ABOUT THIS TASK:
When you reach the records below, repeat each one exactly as written.

####

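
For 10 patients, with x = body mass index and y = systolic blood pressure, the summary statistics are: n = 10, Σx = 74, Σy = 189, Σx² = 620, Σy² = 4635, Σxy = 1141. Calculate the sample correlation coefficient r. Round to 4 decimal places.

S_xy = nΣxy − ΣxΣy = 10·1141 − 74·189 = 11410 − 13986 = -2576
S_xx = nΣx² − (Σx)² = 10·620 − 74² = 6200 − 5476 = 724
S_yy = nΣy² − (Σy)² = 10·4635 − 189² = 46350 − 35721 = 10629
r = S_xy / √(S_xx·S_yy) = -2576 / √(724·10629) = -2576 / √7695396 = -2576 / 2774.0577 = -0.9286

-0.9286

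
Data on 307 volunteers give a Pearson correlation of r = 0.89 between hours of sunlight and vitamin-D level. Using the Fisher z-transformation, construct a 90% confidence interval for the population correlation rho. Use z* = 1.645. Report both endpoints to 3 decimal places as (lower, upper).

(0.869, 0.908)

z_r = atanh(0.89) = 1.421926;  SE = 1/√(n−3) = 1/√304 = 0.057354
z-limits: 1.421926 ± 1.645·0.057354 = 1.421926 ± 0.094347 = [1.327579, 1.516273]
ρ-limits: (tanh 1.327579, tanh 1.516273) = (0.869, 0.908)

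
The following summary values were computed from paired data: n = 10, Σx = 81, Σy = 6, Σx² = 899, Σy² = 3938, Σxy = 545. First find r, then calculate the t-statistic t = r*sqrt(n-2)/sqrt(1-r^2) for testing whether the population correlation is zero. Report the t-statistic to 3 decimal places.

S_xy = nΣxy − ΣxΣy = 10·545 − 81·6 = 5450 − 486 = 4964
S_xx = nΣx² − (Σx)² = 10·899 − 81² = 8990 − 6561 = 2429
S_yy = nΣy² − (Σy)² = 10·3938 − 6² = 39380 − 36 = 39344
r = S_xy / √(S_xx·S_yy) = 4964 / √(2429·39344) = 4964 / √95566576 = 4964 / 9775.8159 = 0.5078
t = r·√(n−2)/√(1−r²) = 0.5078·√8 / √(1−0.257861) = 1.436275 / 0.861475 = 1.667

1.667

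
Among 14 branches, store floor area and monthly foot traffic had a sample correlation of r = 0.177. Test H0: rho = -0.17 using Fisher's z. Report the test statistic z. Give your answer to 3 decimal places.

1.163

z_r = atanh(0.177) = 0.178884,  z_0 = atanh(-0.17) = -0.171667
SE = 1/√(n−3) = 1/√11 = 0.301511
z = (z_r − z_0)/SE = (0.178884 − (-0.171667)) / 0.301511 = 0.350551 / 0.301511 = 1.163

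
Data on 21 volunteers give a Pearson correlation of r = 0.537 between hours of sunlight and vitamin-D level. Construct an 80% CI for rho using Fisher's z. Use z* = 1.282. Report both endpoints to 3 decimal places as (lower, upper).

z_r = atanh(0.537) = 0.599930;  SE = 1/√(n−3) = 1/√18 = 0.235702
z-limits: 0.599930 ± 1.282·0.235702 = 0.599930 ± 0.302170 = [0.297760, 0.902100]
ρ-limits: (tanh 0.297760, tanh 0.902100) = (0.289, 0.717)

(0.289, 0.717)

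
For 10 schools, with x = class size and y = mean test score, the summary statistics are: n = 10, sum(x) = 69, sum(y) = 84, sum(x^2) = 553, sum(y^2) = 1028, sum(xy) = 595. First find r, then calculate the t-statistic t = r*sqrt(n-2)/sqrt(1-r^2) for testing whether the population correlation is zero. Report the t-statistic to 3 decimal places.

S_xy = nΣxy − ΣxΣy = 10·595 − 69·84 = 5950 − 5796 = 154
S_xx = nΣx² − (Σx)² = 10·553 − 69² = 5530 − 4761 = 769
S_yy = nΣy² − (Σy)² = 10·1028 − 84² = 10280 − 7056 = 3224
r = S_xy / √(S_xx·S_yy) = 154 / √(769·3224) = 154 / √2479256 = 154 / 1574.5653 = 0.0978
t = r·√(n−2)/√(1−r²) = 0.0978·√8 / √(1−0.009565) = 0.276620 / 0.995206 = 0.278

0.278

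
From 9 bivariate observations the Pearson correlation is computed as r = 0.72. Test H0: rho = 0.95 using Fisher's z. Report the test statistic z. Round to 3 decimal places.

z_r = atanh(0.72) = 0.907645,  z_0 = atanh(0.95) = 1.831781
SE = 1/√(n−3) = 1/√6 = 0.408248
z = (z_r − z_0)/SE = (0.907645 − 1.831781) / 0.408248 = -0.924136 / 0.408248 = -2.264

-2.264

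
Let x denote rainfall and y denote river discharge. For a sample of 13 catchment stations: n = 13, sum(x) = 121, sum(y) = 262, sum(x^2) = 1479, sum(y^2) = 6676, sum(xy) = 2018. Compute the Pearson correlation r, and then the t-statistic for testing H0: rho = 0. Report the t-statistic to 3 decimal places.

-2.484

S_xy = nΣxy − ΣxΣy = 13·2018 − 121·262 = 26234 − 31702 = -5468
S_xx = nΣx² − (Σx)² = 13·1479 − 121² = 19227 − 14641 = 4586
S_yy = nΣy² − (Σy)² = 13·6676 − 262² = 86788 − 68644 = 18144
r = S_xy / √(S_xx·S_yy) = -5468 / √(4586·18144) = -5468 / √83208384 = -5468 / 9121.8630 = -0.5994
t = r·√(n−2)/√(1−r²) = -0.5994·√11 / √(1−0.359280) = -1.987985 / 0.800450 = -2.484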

####

TASK OUTPUT:
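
For 10 patients, with x = body mass index and y = systolic blood pressure, the summary statistics are: n = 10, Σx = 74, Σy = 189, Σx² = 620, Σy² = 4635, Σxy = 1141. Calculate the sample correlation coefficient r. Round to 4 decimal places.

S_xy = nΣxy − ΣxΣy = 10·1141 − 74·189 = 11410 − 13986 = -2576
S_xx = nΣx² − (Σx)² = 10·620 − 74² = 6200 − 5476 = 724
S_yy = nΣy² − (Σy)² = 10·4635 − 189² = 46350 − 35721 = 10629
r = S_xy / √(S_xx·S_yy) = -2576 / √(724·10629) = -2576 / √7695396 = -2576 / 2774.0577 = -0.9286

-0.9286

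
Data on 307 volunteers give a Pearson correlation of r = 0.89 between hours of sunlight and vitamin-D level. Using the Fisher z-transformation, construct a 90% confidence interval for the population correlation rho. Use z* = 1.645. Report both endpoints to 3 decimal places as (lower, upper).

(0.869, 0.908)

z_r = atanh(0.89) = 1.421926;  SE = 1/√(n−3) = 1/√304 = 0.057354
z-limits: 1.421926 ± 1.645·0.057354 = 1.421926 ± 0.094347 = [1.327579, 1.516273]
ρ-limits: (tanh 1.327579, tanh 1.516273) = (0.869, 0.908)

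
The following summary values were computed from paired data: n = 10, Σx = 81, Σy = 6, Σx² = 899, Σy² = 3938, Σxy = 545. First find r, then calculate the t-statistic t = r*sqrt(n-2)/sqrt(1-r^2) for testing whether the population correlation is zero. Report the t-statistic to 3 decimal places.

S_xy = nΣxy − ΣxΣy = 10·545 − 81·6 = 5450 − 486 = 4964
S_xx = nΣx² − (Σx)² = 10·899 − 81² = 8990 − 6561 = 2429
S_yy = nΣy² − (Σy)² = 10·3938 − 6² = 39380 − 36 = 39344
r = S_xy / √(S_xx·S_yy) = 4964 / √(2429·39344) = 4964 / √95566576 = 4964 / 9775.8159 = 0.5078
t = r·√(n−2)/√(1−r²) = 0.5078·√8 / √(1−0.257861) = 1.436275 / 0.861475 = 1.667

1.667

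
Among 14 branches, store floor area and monthly foot traffic had a sample correlation of r = 0.177. Test H0: rho = -0.17 using Fisher's z. Report the test statistic z. Give your answer to 3 decimal places.

1.163

z_r = atanh(0.177) = 0.178884,  z_0 = atanh(-0.17) = -0.171667
SE = 1/√(n−3) = 1/√11 = 0.301511
z = (z_r − z_0)/SE = (0.178884 − (-0.171667)) / 0.301511 = 0.350551 / 0.301511 = 1.163

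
Data on 21 volunteers give a Pearson correlation of r = 0.537 between hours of sunlight and vitamin-D level. Construct an 80% CI for rho using Fisher's z. Use z* = 1.282. Report both endpoints to 3 decimal places as (lower, upper).

z_r = atanh(0.537) = 0.599930;  SE = 1/√(n−3) = 1/√18 = 0.235702
z-limits: 0.599930 ± 1.282·0.235702 = 0.599930 ± 0.302170 = [0.297760, 0.902100]
ρ-limits: (tanh 0.297760, tanh 0.902100) = (0.289, 0.717)

(0.289, 0.717)

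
For 10 schools, with x = class size and y = mean test score, the summary statistics are: n = 10, sum(x) = 69, sum(y) = 84, sum(x^2) = 553, sum(y^2) = 1028, sum(xy) = 595. First find r, then calculate the t-statistic t = r*sqrt(n-2)/sqrt(1-r^2) for testing whether the population correlation is zero. Report the t-statistic to 3 decimal places.

S_xy = nΣxy − ΣxΣy = 10·595 − 69·84 = 5950 − 5796 = 154
S_xx = nΣx² − (Σx)² = 10·553 − 69² = 5530 − 4761 = 769
S_yy = nΣy² − (Σy)² = 10·1028 − 84² = 10280 − 7056 = 3224
r = S_xy / √(S_xx·S_yy) = 154 / √(769·3224) = 154 / √2479256 = 154 / 1574.5653 = 0.0978
t = r·√(n−2)/√(1−r²) = 0.0978·√8 / √(1−0.009565) = 0.276620 / 0.995206 = 0.278

0.278

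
From 9 bivariate observations the Pearson correlation is computed as r = 0.72. Test H0: rho = 0.95 using Fisher's z. Report the test statistic z. Round to 3 decimal places.

z_r = atanh(0.72) = 0.907645,  z_0 = atanh(0.95) = 1.831781
SE = 1/√(n−3) = 1/√6 = 0.408248
z = (z_r − z_0)/SE = (0.907645 − 1.831781) / 0.408248 = -0.924136 / 0.408248 = -2.264

-2.264

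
Let x denote rainfall and y denote river discharge. For a sample of 13 catchment stations: n = 13, sum(x) = 121, sum(y) = 262, sum(x^2) = 1479, sum(y^2) = 6676, sum(xy) = 2018. Compute the Pearson correlation r, and then the t-statistic for testing H0: rho = 0. Report the t-statistic to 3 decimal places.

-2.484

S_xy = nΣxy − ΣxΣy = 13·2018 − 121·262 = 26234 − 31702 = -5468
S_xx = nΣx² − (Σx)² = 13·1479 − 121² = 19227 − 14641 = 4586
S_yy = nΣy² − (Σy)² = 13·6676 − 262² = 86788 − 68644 = 18144
r = S_xy / √(S_xx·S_yy) = -5468 / √(4586·18144) = -5468 / √83208384 = -5468 / 9121.8630 = -0.5994
t = r·√(n−2)/√(1−r²) = -0.5994·√11 / √(1−0.359280) = -1.987985 / 0.800450 = -2.484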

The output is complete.